**Activity**: Repeat the data below exactly. Include each line.

**Listed records**:
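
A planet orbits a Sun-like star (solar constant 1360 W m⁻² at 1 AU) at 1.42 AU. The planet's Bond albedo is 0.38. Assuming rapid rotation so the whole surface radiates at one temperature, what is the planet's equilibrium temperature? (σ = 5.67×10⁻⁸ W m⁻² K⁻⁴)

Flux at 1.42 AU: S = 1360/1.42² = 674 W m⁻².
Energy balance: absorbed = emitted ⇒ πR²·S(1−A) = 4πR²·σT_eq⁴, so T_eq⁴ = S(1−A)/(4σ).
T_eq = [674 × 0.62 / (4 × 5.67×10⁻⁸)]^(1/4) = (1.84×10⁹)^(1/4) = 207 K.

T_eq ≈ 207 K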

**Task response**:
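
A planet orbits a Sun-like star (solar constant 1360 W m⁻² at 1 AU) at 1.42 AU. The planet's Bond albedo is 0.38. Assuming rapid rotation so the whole surface radiates at one temperature, what is the planet's equilibrium temperature? (σ = 5.67×10⁻⁸ W m⁻² K⁻⁴)

Flux at 1.42 AU: S = 1360/1.42² = 674 W m⁻².
Energy balance: absorbed = emitted ⇒ πR²·S(1−A) = 4πR²·σT_eq⁴, so T_eq⁴ = S(1−A)/(4σ).
T_eq = [674 × 0.62 / (4 × 5.67×10⁻⁸)]^(1/4) = (1.84×10⁹)^(1/4) = 207 K.

T_eq ≈ 207 K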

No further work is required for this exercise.